### Problem requirements
Only the lines of the data below from the one with "Is the year 1917 a Gregorian leap year?" through the one with "A clock is started" are wanted. Repeat them exactly.

### Saved entries
[Start of section]

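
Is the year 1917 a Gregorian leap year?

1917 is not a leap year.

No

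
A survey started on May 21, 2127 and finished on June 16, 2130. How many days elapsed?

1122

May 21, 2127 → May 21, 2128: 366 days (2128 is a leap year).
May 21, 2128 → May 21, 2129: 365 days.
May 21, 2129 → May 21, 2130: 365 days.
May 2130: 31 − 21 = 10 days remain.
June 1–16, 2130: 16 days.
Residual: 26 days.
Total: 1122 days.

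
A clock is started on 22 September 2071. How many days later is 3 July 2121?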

[End of section]
[Start of section]

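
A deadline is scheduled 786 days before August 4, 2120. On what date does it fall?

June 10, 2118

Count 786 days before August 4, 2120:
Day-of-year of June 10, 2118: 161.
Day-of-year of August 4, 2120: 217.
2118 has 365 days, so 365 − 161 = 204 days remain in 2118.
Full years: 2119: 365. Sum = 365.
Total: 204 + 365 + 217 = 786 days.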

[End of section]

### Task response
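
Is the year 1917 a Gregorian leap year?

1917 is not a leap year.

No

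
A survey started on May 21, 2127 and finished on June 16, 2130. How many days elapsed?

1122

May 21, 2127 → May 21, 2128: 366 days (2128 is a leap year).
May 21, 2128 → May 21, 2129: 365 days.
May 21, 2129 → May 21, 2130: 365 days.
May 2130: 31 − 21 = 10 days remain.
June 1–16, 2130: 16 days.
Residual: 26 days.
Total: 1122 days.

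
A clock is started on 22 September 2071. How many days later is 3 July 2121?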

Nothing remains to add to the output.